**Your goal:** Check every line of the data below for "What". Copy each one that has it.

**Source data:**
*****

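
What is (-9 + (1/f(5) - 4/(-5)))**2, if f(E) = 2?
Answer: 5929/100 ≈ 59.290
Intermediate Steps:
(-9 + (1/f(5) - 4/(-5)))**2 = (-9 + (1/2 - 4/(-5)))**2 = (-9 + (1*(1/2) - 4*(-1/5)))**2 = (-9 + (1/2 + 4/5))**2 = (-9 + 13/10)**2 = (-77/10)**2 = 5929/100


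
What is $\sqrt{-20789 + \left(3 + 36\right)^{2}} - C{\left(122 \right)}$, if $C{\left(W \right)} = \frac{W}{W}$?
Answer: $-1 + 2 i \sqrt{4817} \approx -1.0 + 138.81 i$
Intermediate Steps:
$C{\left(W \right)} = 1$
$\sqrt{-20789 + \left(3 + 36\right)^{2}} - C{\left(122 \right)} = \sqrt{-20789 + \left(3 + 36\right)^{2}} - 1 = \sqrt{-20789 + 39^{2}} - 1 = \sqrt{-20789 + 1521} - 1 = \sqrt{-19268} - 1 = 2 i \sqrt{4817} - 1 = -1 + 2 i \sqrt{4817}$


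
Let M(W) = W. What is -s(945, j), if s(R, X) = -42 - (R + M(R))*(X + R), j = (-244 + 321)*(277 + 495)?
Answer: 114135252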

*****

**Task solution:**
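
What is (-9 + (1/f(5) - 4/(-5)))**2, if f(E) = 2?
What is $\sqrt{-20789 + \left(3 + 36\right)^{2}} - C{\left(122 \right)}$, if $C{\left(W \right)} = \frac{W}{W}$?
Let M(W) = W. What is -s(945, j), if s(R, X) = -42 - (R + M(R))*(X + R), j = (-244 + 321)*(277 + 495)?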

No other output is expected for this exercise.